### About this exercise
Repeat exactly the lines that run from the one containing "A pneumatic actuator initially contains 0.1405" to the end of the data, and leave out all others.

------------------------------

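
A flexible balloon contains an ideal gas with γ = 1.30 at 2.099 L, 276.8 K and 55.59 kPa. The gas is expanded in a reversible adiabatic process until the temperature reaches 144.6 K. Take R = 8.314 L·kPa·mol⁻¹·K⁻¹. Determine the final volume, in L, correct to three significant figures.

Adiabatic (γ = 1.30), T V^(γ−1) and P V^γ constant: P₂ = P₁·(T₂/T₁)^(γ/(γ−1)) = 3.334 kPa; V₂ = V₁·(T₁/T₂)^(1/(γ−1)) = 18.28 L.

V₂ ≈ 18.3 L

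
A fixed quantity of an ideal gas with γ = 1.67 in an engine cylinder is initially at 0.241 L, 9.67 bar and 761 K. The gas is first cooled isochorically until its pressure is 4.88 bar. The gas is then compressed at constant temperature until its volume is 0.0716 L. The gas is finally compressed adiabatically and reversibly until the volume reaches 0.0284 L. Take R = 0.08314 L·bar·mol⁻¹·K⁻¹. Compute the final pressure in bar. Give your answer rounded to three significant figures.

V constant ⇒ P ∝ T: V₂ = V₁; T₂ = T₁·(P₂/P₁) = 384.0 K.
T constant ⇒ Boyle's law P V = const: T₃ = T₂; P₃ = P₂·(V₂/V₃) = 16.43 bar.
Reversible adiabatic, γ = 1.67: T₄ = T₃·(V₃/V₄)^(γ−1) = 713.6 K; P₄ = P₃·(V₃/V₄)^γ = 76.95 bar.

P₄ ≈ 76.9 bar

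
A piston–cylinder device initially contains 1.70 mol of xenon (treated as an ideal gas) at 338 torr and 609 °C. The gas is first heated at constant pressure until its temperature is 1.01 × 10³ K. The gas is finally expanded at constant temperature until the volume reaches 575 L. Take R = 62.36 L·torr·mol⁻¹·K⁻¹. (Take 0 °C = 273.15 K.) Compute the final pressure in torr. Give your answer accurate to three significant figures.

P₃ ≈ 186 torr

Convert: T₁ = 882.1 K.
From PV = nRT: V₁ = nRT₁/P₁ = 276.7 L.
P constant ⇒ V ∝ T: P₂ = P₁; V₂ = V₁·(T₂/T₁) = 316.8 L.
T constant ⇒ Boyle's law P V = const: T₃ = T₂; P₃ = P₂·(V₂/V₃) = 186.2 torr.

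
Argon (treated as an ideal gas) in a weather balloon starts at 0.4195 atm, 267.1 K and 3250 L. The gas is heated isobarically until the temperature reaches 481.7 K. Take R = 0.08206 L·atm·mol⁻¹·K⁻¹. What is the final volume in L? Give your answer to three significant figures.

P constant ⇒ V ∝ T: P₂ = P₁; V₂ = V₁·(T₂/T₁) = 5861 L.

V₂ ≈ 5.86e+03 L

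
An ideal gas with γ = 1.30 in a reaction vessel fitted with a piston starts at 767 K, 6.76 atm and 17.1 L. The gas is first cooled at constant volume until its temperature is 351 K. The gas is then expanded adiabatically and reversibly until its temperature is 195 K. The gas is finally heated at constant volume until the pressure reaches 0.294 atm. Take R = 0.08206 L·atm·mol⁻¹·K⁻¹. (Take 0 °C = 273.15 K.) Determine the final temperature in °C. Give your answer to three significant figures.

Isochoric, so P/T is constant: V₂ = V₁; P₂ = P₁·(T₂/T₁) = 3.094 atm.
Reversible adiabatic, γ = 1.30: P₃ = P₂·(T₃/T₂)^(γ/(γ−1)) = 0.2423 atm; V₃ = V₂·(T₂/T₃)^(1/(γ−1)) = 121.3 L.
V constant ⇒ P ∝ T: V₄ = V₃; T₄ = T₃·(P₄/P₃) = 236.6 K.

T₄ ≈ -36.5 °C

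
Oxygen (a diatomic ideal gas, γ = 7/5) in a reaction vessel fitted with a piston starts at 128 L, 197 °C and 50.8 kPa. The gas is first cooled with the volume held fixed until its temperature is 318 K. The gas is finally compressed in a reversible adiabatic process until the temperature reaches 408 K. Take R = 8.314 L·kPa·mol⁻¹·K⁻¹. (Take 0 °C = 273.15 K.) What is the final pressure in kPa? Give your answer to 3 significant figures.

Convert: T₁ = 470.1 K.
V constant ⇒ P ∝ T: V₂ = V₁; P₂ = P₁·(T₂/T₁) = 34.36 kPa.
Reversible adiabatic, γ = 7/5: P₃ = P₂·(T₃/T₂)^(γ/(γ−1)) = 82.20 kPa; V₃ = V₂·(T₂/T₃)^(1/(γ−1)) = 68.65 L.

P₃ ≈ 82.2 kPa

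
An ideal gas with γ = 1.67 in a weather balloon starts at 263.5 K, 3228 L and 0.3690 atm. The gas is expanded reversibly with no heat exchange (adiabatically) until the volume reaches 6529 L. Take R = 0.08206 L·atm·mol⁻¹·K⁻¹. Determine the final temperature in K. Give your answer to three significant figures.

Reversible adiabatic, γ = 1.67: T₂ = T₁·(V₁/V₂)^(γ−1) = 164.4 K; P₂ = P₁·(V₁/V₂)^γ = 0.1138 atm.

T₂ ≈ 164 K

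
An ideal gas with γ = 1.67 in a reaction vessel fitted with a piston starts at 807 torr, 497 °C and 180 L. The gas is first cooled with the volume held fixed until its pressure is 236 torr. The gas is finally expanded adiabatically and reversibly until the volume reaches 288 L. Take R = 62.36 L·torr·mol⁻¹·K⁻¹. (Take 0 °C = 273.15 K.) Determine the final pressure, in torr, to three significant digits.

Convert: T₁ = 770.1 K.
Isochoric, so P/T is constant: V₂ = V₁; T₂ = T₁·(P₂/P₁) = 225.2 K.
Reversible adiabatic, γ = 1.67: T₃ = T₂·(V₂/V₃)^(γ−1) = 164.4 K; P₃ = P₂·(V₂/V₃)^γ = 107.7 torr.

P₃ ≈ 108 torr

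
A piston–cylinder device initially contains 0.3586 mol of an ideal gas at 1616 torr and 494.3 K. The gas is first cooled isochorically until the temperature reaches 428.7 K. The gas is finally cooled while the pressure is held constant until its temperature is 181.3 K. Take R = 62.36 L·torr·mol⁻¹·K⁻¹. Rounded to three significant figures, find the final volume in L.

From PV = nRT: V₁ = nRT₁/P₁ = 6.840 L.
V constant ⇒ P ∝ T: V₂ = V₁; P₂ = P₁·(T₂/T₁) = 1402 torr.
Isobaric, so V/T is constant: P₃ = P₂; V₃ = V₂·(T₃/T₂) = 2.893 L.

V₃ ≈ 2.89 L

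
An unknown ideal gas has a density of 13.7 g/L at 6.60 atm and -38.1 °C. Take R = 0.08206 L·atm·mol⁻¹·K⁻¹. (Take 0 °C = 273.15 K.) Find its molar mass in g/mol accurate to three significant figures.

M ≈ 40.0 g/mol

ρ = PM/(RT) ⇒ M = ρRT/P = (13.7 × 0.08206 × 235.0) / 6.60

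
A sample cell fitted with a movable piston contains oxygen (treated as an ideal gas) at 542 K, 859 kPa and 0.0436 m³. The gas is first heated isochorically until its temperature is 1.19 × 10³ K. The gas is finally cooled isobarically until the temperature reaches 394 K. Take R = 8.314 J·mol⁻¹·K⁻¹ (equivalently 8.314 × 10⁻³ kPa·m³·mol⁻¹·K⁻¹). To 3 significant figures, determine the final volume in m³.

V₃ ≈ 0.0144 m³

V constant ⇒ P ∝ T: V₂ = V₁; P₂ = P₁·(T₂/T₁) = 1886 kPa.
P constant ⇒ V ∝ T: P₃ = P₂; V₃ = V₂·(T₃/T₂) = 0.01444 m³.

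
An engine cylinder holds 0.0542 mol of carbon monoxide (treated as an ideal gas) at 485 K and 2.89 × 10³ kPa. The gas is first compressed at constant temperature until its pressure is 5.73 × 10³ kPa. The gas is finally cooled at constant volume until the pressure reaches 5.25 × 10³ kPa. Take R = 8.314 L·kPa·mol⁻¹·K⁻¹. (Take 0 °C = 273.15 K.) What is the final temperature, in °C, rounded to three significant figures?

From PV = nRT: V₁ = nRT₁/P₁ = 0.07562 L.
Isothermal, so P V is constant: T₂ = T₁; V₂ = V₁·(P₁/P₂) = 0.03814 L.
Isochoric, so P/T is constant: V₃ = V₂; T₃ = T₂·(P₃/P₂) = 444.4 K.

T₃ ≈ 171 °C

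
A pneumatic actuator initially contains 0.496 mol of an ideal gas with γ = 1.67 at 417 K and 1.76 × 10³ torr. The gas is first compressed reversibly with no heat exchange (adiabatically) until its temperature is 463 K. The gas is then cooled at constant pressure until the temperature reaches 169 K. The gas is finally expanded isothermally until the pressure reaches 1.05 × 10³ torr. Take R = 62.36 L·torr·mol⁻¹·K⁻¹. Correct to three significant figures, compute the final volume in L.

From PV = nRT: V₁ = nRT₁/P₁ = 7.328 L.
Reversible adiabatic, γ = 1.67: P₂ = P₁·(T₂/T₁)^(γ/(γ−1)) = 2284 torr; V₂ = V₁·(T₁/T₂)^(1/(γ−1)) = 6.269 L.
Isobaric, so V/T is constant: P₃ = P₂; V₃ = V₂·(T₃/T₂) = 2.288 L.
Isothermal, so P V is constant: T₄ = T₃; V₄ = V₃·(P₃/P₄) = 4.978 L.

V₄ ≈ 4.98 L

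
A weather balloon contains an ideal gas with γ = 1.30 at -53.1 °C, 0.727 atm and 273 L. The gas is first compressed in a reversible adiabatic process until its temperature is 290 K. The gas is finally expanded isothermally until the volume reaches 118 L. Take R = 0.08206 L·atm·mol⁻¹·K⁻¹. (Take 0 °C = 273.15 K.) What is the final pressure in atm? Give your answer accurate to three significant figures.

Convert: T₁ = 220.0 K.
Reversible adiabatic, γ = 1.30: P₂ = P₁·(T₂/T₁)^(γ/(γ−1)) = 2.404 atm; V₂ = V₁·(T₁/T₂)^(1/(γ−1)) = 108.8 L.
Isothermal, so P V is constant: T₃ = T₂; P₃ = P₂·(V₂/V₃) = 2.217 atm.

P₃ ≈ 2.22 atm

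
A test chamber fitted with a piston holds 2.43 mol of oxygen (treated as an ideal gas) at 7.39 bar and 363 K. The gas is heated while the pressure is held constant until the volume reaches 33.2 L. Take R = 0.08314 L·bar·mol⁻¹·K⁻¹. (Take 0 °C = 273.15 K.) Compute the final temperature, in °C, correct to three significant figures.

T₂ ≈ 941 °C

From PV = nRT: V₁ = nRT₁/P₁ = 9.924 L.
Isobaric, so V/T is constant: P₂ = P₁; T₂ = T₁·(V₂/V₁) = 1214 K.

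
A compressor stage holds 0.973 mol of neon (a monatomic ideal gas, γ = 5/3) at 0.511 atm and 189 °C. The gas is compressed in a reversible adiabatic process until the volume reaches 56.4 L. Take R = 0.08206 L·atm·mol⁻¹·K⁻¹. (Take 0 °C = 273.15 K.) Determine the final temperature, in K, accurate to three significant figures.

T₂ ≈ 545 K

Convert: T₁ = 462.1 K.
From PV = nRT: V₁ = nRT₁/P₁ = 72.21 L.
Reversible adiabatic, γ = 5/3: T₂ = T₁·(V₁/V₂)^(γ−1) = 544.9 K; P₂ = P₁·(V₁/V₂)^γ = 0.7714 atm.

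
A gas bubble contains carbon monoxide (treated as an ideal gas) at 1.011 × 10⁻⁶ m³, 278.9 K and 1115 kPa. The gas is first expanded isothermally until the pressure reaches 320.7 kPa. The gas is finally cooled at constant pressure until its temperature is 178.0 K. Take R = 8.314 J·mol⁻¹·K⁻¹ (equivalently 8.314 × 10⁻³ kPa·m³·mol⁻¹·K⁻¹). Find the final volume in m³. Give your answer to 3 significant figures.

V₃ ≈ 2.24e-06 m³

T constant ⇒ Boyle's law P V = const: T₂ = T₁; V₂ = V₁·(P₁/P₂) = 3.515e-06 m³.
P constant ⇒ V ∝ T: P₃ = P₂; V₃ = V₂·(T₃/T₂) = 2.243e-06 m³.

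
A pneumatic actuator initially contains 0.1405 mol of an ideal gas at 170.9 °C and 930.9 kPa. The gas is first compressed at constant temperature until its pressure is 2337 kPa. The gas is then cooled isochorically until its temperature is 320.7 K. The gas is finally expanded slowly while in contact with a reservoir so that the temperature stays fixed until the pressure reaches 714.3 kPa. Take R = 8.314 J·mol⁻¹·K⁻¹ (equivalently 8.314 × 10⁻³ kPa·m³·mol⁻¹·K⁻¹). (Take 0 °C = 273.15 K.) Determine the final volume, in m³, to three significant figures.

Convert: T₁ = 444.0 K.
From PV = nRT: V₁ = nRT₁/P₁ = 0.0005572 m³.
T constant ⇒ Boyle's law P V = const: T₂ = T₁; V₂ = V₁·(P₁/P₂) = 0.0002220 m³.
V constant ⇒ P ∝ T: V₃ = V₂; P₃ = P₂·(T₃/T₂) = 1688 kPa.
T constant ⇒ Boyle's law P V = const: T₄ = T₃; V₄ = V₃·(P₃/P₄) = 0.0005245 m³.

V₄ ≈ 0.000524 m³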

------------------------------

### Finished exercise
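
A pneumatic actuator initially contains 0.1405 mol of an ideal gas at 170.9 °C and 930.9 kPa. The gas is first compressed at constant temperature until its pressure is 2337 kPa. The gas is then cooled isochorically until its temperature is 320.7 K. The gas is finally expanded slowly while in contact with a reservoir so that the temperature stays fixed until the pressure reaches 714.3 kPa. Take R = 8.314 J·mol⁻¹·K⁻¹ (equivalently 8.314 × 10⁻³ kPa·m³·mol⁻¹·K⁻¹). (Take 0 °C = 273.15 K.) Determine the final volume, in m³, to three significant figures.

Convert: T₁ = 444.0 K.
From PV = nRT: V₁ = nRT₁/P₁ = 0.0005572 m³.
T constant ⇒ Boyle's law P V = const: T₂ = T₁; V₂ = V₁·(P₁/P₂) = 0.0002220 m³.
V constant ⇒ P ∝ T: V₃ = V₂; P₃ = P₂·(T₃/T₂) = 1688 kPa.
T constant ⇒ Boyle's law P V = const: T₄ = T₃; V₄ = V₃·(P₃/P₄) = 0.0005245 m³.

V₄ ≈ 0.000524 m³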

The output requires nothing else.